## Instructions for the task
Would you repeat all of the records underneath, exactly as written?

Stored items from a collection:
+ + + + + + +

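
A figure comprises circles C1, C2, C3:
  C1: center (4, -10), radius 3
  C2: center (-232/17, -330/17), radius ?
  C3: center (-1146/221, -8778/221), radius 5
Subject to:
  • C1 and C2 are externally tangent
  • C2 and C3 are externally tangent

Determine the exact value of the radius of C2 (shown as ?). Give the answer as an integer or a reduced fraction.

1. [ext C1·C2]  r_C2² + 6r_C2 − 391 = 0  ⇒  r_C2 = 17 (r>0 drops 1)
2. [ext C2·C3]  r_C2² + 10r_C2 − 459 = 0  ⇒  r_C2 = 17 (r>0 drops 1)

17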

+ + + + + + +

## Completed task
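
A figure comprises circles C1, C2, C3:
  C1: center (4, -10), radius 3
  C2: center (-232/17, -330/17), radius ?
  C3: center (-1146/221, -8778/221), radius 5
Subject to:
  • C1 and C2 are externally tangent
  • C2 and C3 are externally tangent

Determine the exact value of the radius of C2 (shown as ?). Give the answer as an integer or a reduced fraction.

1. [ext C1·C2]  r_C2² + 6r_C2 − 391 = 0  ⇒  r_C2 = 17 (r>0 drops 1)
2. [ext C2·C3]  r_C2² + 10r_C2 − 459 = 0  ⇒  r_C2 = 17 (r>0 drops 1)

17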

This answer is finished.